----- Study material

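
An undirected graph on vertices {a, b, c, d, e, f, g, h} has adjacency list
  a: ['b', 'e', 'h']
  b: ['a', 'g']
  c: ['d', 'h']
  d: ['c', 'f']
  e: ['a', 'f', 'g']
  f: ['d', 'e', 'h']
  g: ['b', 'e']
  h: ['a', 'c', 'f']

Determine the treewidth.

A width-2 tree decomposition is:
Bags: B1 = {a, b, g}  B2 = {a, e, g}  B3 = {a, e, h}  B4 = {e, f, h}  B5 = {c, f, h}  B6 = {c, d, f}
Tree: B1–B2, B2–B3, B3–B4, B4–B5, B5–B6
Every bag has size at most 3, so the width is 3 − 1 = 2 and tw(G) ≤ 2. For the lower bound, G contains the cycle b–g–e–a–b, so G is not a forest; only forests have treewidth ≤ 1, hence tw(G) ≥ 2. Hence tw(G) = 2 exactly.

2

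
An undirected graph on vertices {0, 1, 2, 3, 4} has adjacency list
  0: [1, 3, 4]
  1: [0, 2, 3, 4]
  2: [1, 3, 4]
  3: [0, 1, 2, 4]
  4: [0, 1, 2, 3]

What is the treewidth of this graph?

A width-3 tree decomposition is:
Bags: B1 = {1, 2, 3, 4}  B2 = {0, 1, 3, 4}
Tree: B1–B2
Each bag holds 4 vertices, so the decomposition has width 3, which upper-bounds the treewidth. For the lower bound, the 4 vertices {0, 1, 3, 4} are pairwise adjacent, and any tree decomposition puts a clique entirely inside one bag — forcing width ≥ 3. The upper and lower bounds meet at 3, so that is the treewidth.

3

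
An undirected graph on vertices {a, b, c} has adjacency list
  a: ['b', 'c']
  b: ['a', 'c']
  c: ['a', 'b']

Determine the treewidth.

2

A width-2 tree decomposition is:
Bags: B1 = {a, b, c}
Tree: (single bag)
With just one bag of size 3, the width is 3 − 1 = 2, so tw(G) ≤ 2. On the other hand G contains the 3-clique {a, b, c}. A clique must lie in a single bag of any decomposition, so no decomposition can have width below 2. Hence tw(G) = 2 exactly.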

----------
----- Study material

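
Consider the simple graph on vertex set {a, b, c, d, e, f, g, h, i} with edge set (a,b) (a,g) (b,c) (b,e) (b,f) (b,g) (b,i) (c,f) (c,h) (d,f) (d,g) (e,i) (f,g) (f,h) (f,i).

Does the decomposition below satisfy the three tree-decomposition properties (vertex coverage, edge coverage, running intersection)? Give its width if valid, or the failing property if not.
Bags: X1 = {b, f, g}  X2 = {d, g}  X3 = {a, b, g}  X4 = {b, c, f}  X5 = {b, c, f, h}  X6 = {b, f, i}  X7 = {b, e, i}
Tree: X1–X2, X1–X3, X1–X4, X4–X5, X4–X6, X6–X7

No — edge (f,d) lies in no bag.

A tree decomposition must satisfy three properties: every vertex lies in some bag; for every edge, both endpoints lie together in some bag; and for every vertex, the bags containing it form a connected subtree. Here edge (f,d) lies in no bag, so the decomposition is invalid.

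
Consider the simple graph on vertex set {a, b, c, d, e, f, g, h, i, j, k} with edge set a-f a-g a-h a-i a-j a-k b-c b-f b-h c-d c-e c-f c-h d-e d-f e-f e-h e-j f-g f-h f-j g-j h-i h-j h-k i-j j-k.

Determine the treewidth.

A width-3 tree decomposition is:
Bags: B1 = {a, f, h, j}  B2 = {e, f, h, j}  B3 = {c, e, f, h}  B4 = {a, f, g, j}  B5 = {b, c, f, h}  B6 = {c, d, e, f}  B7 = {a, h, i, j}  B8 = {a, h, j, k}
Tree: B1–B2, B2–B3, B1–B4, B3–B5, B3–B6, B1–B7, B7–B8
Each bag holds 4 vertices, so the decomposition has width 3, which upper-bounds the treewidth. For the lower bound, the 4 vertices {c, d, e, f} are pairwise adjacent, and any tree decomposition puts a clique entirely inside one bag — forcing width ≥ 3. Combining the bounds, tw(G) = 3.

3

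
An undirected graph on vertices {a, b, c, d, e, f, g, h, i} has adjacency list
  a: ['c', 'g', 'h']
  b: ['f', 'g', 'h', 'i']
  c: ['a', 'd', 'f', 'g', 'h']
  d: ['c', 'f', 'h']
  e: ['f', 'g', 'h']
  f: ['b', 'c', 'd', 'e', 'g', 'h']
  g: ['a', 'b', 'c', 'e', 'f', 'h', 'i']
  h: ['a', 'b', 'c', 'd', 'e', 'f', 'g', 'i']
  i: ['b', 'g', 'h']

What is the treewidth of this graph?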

----------

§ Your instructions: Set down only the lines above that fall between the line holding "Tree: X1–X2, X1–X3, X1–X4, X4–X5, X4–X6, X6–X7" and the line holding "h-k i-j j-k.", inclusive, keeping each exact.

§ The answer:
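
Tree: X1–X2, X1–X3, X1–X4, X4–X5, X4–X6, X6–X7

No — edge (f,d) lies in no bag.

A tree decomposition must satisfy three properties: every vertex lies in some bag; for every edge, both endpoints lie together in some bag; and for every vertex, the bags containing it form a connected subtree. Here edge (f,d) lies in no bag, so the decomposition is invalid.

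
Consider the simple graph on vertex set {a, b, c, d, e, f, g, h, i, j, k} with edge set a-f a-g a-h a-i a-j a-k b-c b-f b-h c-d c-e c-f c-h d-e d-f e-f e-h e-j f-g f-h f-j g-j h-i h-j h-k i-j j-k.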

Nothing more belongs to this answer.